**What the task asks**
Every entry that follows should be output again, word for word.

**Given entries**
------------------------

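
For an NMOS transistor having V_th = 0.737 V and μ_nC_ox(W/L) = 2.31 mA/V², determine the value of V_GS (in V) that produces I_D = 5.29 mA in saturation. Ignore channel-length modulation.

In saturation I_D = ½ k_n (V_GS − V_th)², so V_GS − V_th = √(2 I_D / k_n) = √(2 × 5.29 / 2.31) = 2.14 V.
V_GS = 0.737 + 2.14 = 2.88 V.

V_GS = 2.88 V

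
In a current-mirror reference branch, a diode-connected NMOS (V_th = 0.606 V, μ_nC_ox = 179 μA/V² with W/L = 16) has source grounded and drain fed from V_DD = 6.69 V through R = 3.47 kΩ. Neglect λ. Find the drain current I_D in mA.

I_D = 1.46 mA

With gate tied to drain, V_GS = V_DS ≥ V_GS − V_th, so the device is in saturation.
k_n = μ_nC_ox · (W/L) = 2.864 mA/V².
KCL at the drain: ½ k_n (V_GS − V_th)² = (V_DD − V_GS)/R.
Let x = V_GS − 0.606. Then 4.97 x² + x − 6.084 = 0, giving x = 1.01 V (positive root), so V_GS = 1.62 V.
I_D = (V_DD − V_GS)/R = (6.69 − 1.62) / 3.47 = 1.46 mA.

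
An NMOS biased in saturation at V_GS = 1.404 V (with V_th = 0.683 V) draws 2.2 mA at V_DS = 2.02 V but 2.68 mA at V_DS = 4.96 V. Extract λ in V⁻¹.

With V_GS fixed, I_D ∝ (1 + λ V_DS) in saturation, so I_D2/I_D1 = (1 + λ V_DS2)/(1 + λ V_DS1).
2.68/2.2 = 1.218 = (1 + 4.96 λ)/(1 + 2.02 λ).
Solving: λ (I_D1 V_DS2 − I_D2 V_DS1) = I_D2 − I_D1, so λ = (2.68 − 2.2) / (2.2 × 4.96 − 2.68 × 2.02) = 0.48 / 5.5 = 0.0873 V⁻¹.

λ = 0.0873 V⁻¹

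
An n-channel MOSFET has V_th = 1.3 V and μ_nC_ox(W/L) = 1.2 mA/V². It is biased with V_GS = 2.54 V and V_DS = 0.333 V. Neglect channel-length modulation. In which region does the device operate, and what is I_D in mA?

Triode; I_D = 0.429 mA

V_ov = V_GS − V_th = 2.54 − 1.3 = 1.24 V.
Since V_DS = 0.333 V < V_ov = 1.24 V, the device is in the triode region.
I_D = k_n [V_ov · V_DS − ½ V_DS²] = 1.2 × [1.24 × 0.333 − 0.5 × 0.333²] = 0.429 mA.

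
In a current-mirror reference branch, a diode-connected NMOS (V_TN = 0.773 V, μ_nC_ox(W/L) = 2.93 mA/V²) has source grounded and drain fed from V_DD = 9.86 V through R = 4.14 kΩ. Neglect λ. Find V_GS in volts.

With gate tied to drain, V_GS = V_DS ≥ V_GS − V_TN, so the device is in saturation.
KCL at the drain: ½ k_n (V_GS − V_TN)² = (V_DD − V_GS)/R.
Let x = V_GS − 0.773. Then 6.07 x² + x − 9.087 = 0, giving x = 1.14 V (positive root), so V_GS = 1.92 V.
I_D = (V_DD − V_GS)/R = (9.86 − 1.92) / 4.14 = 1.92 mA.

V_GS = 1.92 V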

------------------------

**Reply to the task**
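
For an NMOS transistor having V_th = 0.737 V and μ_nC_ox(W/L) = 2.31 mA/V², determine the value of V_GS (in V) that produces I_D = 5.29 mA in saturation. Ignore channel-length modulation.

In saturation I_D = ½ k_n (V_GS − V_th)², so V_GS − V_th = √(2 I_D / k_n) = √(2 × 5.29 / 2.31) = 2.14 V.
V_GS = 0.737 + 2.14 = 2.88 V.

V_GS = 2.88 V

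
In a current-mirror reference branch, a diode-connected NMOS (V_th = 0.606 V, μ_nC_ox = 179 μA/V² with W/L = 16) has source grounded and drain fed from V_DD = 6.69 V through R = 3.47 kΩ. Neglect λ. Find the drain current I_D in mA.

I_D = 1.46 mA

With gate tied to drain, V_GS = V_DS ≥ V_GS − V_th, so the device is in saturation.
k_n = μ_nC_ox · (W/L) = 2.864 mA/V².
KCL at the drain: ½ k_n (V_GS − V_th)² = (V_DD − V_GS)/R.
Let x = V_GS − 0.606. Then 4.97 x² + x − 6.084 = 0, giving x = 1.01 V (positive root), so V_GS = 1.62 V.
I_D = (V_DD − V_GS)/R = (6.69 − 1.62) / 3.47 = 1.46 mA.

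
An NMOS biased in saturation at V_GS = 1.404 V (with V_th = 0.683 V) draws 2.2 mA at V_DS = 2.02 V but 2.68 mA at V_DS = 4.96 V. Extract λ in V⁻¹.

With V_GS fixed, I_D ∝ (1 + λ V_DS) in saturation, so I_D2/I_D1 = (1 + λ V_DS2)/(1 + λ V_DS1).
2.68/2.2 = 1.218 = (1 + 4.96 λ)/(1 + 2.02 λ).
Solving: λ (I_D1 V_DS2 − I_D2 V_DS1) = I_D2 − I_D1, so λ = (2.68 − 2.2) / (2.2 × 4.96 − 2.68 × 2.02) = 0.48 / 5.5 = 0.0873 V⁻¹.

λ = 0.0873 V⁻¹

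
An n-channel MOSFET has V_th = 1.3 V and μ_nC_ox(W/L) = 1.2 mA/V². It is biased with V_GS = 2.54 V and V_DS = 0.333 V. Neglect channel-length modulation. In which region does the device operate, and what is I_D in mA?

Triode; I_D = 0.429 mA

V_ov = V_GS − V_th = 2.54 − 1.3 = 1.24 V.
Since V_DS = 0.333 V < V_ov = 1.24 V, the device is in the triode region.
I_D = k_n [V_ov · V_DS − ½ V_DS²] = 1.2 × [1.24 × 0.333 − 0.5 × 0.333²] = 0.429 mA.

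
In a current-mirror reference branch, a diode-connected NMOS (V_TN = 0.773 V, μ_nC_ox(W/L) = 2.93 mA/V²) has source grounded and drain fed from V_DD = 9.86 V through R = 4.14 kΩ. Neglect λ. Find V_GS in volts.

With gate tied to drain, V_GS = V_DS ≥ V_GS − V_TN, so the device is in saturation.
KCL at the drain: ½ k_n (V_GS − V_TN)² = (V_DD − V_GS)/R.
Let x = V_GS − 0.773. Then 6.07 x² + x − 9.087 = 0, giving x = 1.14 V (positive root), so V_GS = 1.92 V.
I_D = (V_DD − V_GS)/R = (9.86 − 1.92) / 4.14 = 1.92 mA.

V_GS = 1.92 V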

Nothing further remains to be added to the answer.